** YOUR ASSIGNMENT **
State the number of lines in the following material that contain the string "assessed", and nothing else.

** RECORD EXTRACTS **
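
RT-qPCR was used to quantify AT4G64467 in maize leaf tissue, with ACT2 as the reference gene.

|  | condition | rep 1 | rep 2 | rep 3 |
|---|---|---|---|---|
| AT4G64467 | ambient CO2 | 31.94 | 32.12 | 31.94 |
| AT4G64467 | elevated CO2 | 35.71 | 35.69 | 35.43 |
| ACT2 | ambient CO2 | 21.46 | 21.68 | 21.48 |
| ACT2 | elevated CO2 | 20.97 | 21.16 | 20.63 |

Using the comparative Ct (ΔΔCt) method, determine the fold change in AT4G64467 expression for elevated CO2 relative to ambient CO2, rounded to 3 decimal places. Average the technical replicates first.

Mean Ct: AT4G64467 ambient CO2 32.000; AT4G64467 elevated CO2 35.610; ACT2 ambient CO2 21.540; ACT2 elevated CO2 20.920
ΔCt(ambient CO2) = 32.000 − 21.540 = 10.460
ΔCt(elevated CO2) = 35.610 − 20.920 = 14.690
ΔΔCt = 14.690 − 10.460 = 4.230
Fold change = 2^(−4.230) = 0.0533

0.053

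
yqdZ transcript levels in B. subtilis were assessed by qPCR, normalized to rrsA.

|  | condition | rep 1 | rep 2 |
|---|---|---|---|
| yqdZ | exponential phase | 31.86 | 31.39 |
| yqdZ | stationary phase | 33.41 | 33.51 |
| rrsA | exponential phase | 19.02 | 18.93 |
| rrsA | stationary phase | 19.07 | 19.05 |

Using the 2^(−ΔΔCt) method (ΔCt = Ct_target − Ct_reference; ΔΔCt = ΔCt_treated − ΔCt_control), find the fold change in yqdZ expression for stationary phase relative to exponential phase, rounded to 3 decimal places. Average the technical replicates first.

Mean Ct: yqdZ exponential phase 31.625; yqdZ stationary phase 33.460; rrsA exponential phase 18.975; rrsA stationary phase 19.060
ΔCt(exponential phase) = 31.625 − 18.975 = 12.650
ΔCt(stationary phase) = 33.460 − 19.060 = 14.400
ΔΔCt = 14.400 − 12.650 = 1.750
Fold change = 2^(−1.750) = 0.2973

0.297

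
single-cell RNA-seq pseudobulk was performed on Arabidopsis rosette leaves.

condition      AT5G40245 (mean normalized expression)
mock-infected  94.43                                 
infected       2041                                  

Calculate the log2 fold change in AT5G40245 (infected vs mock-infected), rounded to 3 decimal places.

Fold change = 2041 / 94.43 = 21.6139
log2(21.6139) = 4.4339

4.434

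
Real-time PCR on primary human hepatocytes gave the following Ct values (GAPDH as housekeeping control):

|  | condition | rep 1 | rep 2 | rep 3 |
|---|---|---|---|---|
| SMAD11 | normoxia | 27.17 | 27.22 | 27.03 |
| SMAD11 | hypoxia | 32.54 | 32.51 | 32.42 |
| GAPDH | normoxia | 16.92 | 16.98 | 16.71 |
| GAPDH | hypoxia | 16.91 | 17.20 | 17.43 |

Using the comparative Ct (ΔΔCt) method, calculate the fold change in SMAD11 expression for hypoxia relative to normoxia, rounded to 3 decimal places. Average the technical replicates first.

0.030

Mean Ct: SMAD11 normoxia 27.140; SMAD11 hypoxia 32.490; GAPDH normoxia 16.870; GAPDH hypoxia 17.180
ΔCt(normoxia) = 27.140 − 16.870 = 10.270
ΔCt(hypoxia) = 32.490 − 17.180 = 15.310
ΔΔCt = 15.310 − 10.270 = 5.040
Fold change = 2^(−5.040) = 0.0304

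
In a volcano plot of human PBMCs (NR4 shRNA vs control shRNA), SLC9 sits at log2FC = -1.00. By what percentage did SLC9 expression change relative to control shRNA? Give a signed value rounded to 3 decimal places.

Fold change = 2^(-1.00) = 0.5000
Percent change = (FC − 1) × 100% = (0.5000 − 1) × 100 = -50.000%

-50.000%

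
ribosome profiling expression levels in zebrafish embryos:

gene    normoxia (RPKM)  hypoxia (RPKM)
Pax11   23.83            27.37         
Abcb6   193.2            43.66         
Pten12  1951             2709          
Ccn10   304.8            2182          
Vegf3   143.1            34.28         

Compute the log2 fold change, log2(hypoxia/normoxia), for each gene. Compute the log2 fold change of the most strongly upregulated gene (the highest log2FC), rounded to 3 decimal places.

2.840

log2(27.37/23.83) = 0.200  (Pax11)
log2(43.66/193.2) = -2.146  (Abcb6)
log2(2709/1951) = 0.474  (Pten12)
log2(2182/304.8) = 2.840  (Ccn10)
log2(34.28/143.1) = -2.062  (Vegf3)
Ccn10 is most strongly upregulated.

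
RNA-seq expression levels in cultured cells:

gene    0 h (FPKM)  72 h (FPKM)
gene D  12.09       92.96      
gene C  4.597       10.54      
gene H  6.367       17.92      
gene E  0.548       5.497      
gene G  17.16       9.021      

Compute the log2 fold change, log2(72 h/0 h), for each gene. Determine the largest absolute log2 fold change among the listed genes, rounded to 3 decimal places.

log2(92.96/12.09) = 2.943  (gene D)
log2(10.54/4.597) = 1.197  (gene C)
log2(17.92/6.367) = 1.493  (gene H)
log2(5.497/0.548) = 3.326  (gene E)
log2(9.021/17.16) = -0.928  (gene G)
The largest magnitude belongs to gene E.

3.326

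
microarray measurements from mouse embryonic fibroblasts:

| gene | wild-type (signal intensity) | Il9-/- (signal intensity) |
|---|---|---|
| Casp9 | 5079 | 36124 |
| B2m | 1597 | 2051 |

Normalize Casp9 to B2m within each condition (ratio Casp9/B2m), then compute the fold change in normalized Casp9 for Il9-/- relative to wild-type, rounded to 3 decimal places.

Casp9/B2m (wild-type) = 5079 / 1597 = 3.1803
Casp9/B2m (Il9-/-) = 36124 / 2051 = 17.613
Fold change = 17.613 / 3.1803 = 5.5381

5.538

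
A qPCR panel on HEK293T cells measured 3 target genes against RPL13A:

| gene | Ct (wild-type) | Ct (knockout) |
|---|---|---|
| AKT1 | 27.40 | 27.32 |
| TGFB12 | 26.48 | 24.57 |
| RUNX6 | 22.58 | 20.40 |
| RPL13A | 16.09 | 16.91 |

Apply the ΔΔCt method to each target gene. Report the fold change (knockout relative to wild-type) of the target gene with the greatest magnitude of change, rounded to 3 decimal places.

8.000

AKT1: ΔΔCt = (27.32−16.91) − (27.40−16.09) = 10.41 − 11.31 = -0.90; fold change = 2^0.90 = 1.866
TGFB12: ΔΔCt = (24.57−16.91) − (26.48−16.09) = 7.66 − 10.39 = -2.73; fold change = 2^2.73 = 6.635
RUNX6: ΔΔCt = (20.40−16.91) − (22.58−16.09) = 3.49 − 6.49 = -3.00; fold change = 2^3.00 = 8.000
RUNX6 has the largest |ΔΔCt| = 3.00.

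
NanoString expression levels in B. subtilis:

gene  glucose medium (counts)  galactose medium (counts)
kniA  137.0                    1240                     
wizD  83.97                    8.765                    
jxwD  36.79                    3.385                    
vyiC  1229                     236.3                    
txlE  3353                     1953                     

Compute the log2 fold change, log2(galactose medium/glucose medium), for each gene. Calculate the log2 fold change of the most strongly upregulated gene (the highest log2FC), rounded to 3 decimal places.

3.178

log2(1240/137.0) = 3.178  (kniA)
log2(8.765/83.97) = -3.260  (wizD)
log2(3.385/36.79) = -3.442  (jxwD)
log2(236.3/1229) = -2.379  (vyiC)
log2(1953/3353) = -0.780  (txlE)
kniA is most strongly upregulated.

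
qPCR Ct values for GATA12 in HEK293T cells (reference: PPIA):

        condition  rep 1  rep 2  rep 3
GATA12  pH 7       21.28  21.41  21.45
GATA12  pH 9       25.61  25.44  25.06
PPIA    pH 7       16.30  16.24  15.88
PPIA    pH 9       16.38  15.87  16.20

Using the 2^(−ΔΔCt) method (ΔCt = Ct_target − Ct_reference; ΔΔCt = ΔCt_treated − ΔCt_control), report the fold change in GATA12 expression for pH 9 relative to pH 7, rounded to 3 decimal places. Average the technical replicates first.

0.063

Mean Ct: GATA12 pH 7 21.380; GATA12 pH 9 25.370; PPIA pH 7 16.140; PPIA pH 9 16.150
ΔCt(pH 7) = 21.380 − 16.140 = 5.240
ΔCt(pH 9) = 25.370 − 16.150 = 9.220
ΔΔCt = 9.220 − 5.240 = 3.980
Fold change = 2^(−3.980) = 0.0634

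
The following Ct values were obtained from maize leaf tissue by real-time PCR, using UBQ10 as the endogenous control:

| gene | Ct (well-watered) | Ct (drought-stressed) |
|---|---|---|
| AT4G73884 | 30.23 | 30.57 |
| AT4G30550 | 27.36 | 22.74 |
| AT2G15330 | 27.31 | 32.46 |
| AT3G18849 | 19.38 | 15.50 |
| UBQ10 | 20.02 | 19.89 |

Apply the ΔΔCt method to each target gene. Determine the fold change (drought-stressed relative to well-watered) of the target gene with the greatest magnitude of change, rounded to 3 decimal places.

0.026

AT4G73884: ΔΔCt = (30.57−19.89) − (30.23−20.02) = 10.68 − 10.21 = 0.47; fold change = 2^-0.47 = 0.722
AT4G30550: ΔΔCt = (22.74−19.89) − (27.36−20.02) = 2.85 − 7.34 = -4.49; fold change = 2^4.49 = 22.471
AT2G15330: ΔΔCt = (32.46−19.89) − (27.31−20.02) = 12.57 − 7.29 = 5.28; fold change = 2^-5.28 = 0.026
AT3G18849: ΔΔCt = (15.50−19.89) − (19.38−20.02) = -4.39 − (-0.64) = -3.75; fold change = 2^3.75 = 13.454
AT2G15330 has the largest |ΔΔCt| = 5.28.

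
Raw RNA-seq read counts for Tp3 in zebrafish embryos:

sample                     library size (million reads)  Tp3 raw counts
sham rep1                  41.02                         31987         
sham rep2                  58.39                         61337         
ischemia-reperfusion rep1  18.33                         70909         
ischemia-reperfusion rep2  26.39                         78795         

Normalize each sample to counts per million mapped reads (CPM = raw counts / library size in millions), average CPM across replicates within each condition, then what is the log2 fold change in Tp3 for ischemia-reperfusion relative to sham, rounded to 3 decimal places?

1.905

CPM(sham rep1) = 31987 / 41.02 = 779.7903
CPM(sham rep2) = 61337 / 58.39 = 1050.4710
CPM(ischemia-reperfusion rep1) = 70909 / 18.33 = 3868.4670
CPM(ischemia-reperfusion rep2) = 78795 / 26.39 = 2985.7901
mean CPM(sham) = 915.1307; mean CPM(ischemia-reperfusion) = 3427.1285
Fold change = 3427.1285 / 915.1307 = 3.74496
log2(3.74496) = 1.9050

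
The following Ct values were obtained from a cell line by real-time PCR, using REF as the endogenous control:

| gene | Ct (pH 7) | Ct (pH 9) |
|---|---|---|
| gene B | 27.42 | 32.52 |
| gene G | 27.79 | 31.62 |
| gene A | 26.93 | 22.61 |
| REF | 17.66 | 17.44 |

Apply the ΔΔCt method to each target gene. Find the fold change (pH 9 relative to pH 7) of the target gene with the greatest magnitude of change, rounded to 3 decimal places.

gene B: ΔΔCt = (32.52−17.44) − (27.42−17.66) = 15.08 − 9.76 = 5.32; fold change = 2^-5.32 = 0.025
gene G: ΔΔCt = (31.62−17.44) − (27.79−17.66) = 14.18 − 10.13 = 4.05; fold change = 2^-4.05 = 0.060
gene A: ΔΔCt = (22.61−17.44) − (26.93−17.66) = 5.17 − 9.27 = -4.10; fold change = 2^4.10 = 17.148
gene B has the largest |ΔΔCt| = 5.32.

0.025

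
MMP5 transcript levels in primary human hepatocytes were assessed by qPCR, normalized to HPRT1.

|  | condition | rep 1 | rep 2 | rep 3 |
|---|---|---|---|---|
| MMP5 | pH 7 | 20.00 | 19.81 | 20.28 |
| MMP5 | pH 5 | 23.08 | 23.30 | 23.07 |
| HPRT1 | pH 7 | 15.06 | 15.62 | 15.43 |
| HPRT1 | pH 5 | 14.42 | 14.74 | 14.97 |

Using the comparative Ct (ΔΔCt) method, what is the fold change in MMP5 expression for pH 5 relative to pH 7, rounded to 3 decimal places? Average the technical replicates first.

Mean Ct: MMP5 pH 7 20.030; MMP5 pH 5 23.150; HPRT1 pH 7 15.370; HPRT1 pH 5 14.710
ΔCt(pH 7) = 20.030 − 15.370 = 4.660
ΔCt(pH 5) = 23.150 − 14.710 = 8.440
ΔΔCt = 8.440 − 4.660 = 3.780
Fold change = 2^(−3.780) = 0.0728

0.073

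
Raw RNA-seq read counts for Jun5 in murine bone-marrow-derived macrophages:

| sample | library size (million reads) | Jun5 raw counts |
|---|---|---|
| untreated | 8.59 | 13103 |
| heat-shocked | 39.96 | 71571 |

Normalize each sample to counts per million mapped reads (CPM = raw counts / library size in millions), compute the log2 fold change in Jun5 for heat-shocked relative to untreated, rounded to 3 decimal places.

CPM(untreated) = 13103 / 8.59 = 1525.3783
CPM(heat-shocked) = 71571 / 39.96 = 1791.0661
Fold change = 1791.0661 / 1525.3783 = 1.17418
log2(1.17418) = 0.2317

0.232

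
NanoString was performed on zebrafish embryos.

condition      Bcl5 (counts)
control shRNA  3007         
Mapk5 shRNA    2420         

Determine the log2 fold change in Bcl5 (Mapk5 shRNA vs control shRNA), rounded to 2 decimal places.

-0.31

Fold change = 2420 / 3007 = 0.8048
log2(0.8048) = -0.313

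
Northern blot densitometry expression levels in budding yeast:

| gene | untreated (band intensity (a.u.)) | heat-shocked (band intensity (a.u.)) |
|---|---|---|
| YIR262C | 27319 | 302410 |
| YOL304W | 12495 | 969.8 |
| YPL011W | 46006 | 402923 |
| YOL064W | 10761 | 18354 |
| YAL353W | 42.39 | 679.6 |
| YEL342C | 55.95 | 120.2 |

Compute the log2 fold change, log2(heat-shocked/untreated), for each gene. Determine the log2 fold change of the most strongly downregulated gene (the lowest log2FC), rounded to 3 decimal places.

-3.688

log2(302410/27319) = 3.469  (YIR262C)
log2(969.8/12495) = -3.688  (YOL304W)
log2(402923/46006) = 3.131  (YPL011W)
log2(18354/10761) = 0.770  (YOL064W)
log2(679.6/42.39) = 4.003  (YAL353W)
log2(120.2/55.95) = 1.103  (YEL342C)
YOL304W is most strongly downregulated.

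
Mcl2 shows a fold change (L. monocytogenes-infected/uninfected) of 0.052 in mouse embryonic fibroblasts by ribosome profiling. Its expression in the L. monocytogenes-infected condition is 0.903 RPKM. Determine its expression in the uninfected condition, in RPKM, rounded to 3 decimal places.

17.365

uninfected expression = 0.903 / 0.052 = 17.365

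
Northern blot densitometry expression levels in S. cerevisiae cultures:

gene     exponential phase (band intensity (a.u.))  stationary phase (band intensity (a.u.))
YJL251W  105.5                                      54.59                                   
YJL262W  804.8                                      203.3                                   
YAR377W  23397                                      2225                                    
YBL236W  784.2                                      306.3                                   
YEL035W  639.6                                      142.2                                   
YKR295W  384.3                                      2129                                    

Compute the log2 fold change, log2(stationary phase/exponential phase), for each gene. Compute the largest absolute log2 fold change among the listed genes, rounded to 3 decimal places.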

** EXPECTED ANSWER **
2